(RECORD EXCERPTS Opens)
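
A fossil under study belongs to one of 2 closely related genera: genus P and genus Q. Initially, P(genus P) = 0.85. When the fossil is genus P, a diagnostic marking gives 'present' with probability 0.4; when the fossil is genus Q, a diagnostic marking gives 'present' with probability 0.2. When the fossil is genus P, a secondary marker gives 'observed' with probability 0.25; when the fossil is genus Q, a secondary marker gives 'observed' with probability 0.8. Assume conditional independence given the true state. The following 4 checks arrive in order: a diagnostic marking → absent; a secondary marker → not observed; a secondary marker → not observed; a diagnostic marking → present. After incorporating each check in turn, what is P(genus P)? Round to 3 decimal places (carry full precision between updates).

After a diagnostic marking='absent': P(genus P) = 0.6·0.8500 / (0.6·0.8500 + 0.8·0.1500) ≈ 0.8095
After a secondary marker='not observed': P(genus P) = 0.75·0.8095 / (0.75·0.8095 + 0.2·0.1905) ≈ 0.9410
After a secondary marker='not observed': P(genus P) = 0.75·0.9410 / (0.75·0.9410 + 0.2·0.0590) ≈ 0.9835
After a diagnostic marking='present': P(genus P) = 0.4·0.9835 / (0.4·0.9835 + 0.2·0.0165) ≈ 0.9917

0.992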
(RECORD EXCERPTS Closes)
> **EXERCISE**
Your reply should consist of the records, duplicated exactly.

> **ANSWER SPACE**
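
A fossil under study belongs to one of 2 closely related genera: genus P and genus Q. Initially, P(genus P) = 0.85. When the fossil is genus P, a diagnostic marking gives 'present' with probability 0.4; when the fossil is genus Q, a diagnostic marking gives 'present' with probability 0.2. When the fossil is genus P, a secondary marker gives 'observed' with probability 0.25; when the fossil is genus Q, a secondary marker gives 'observed' with probability 0.8. Assume conditional independence given the true state. The following 4 checks arrive in order: a diagnostic marking → absent; a secondary marker → not observed; a secondary marker → not observed; a diagnostic marking → present. After incorporating each check in turn, what is P(genus P)? Round to 3 decimal places (carry full precision between updates).

After a diagnostic marking='absent': P(genus P) = 0.6·0.8500 / (0.6·0.8500 + 0.8·0.1500) ≈ 0.8095
After a secondary marker='not observed': P(genus P) = 0.75·0.8095 / (0.75·0.8095 + 0.2·0.1905) ≈ 0.9410
After a secondary marker='not observed': P(genus P) = 0.75·0.9410 / (0.75·0.9410 + 0.2·0.0590) ≈ 0.9835
After a diagnostic marking='present': P(genus P) = 0.4·0.9835 / (0.4·0.9835 + 0.2·0.0165) ≈ 0.9917

0.992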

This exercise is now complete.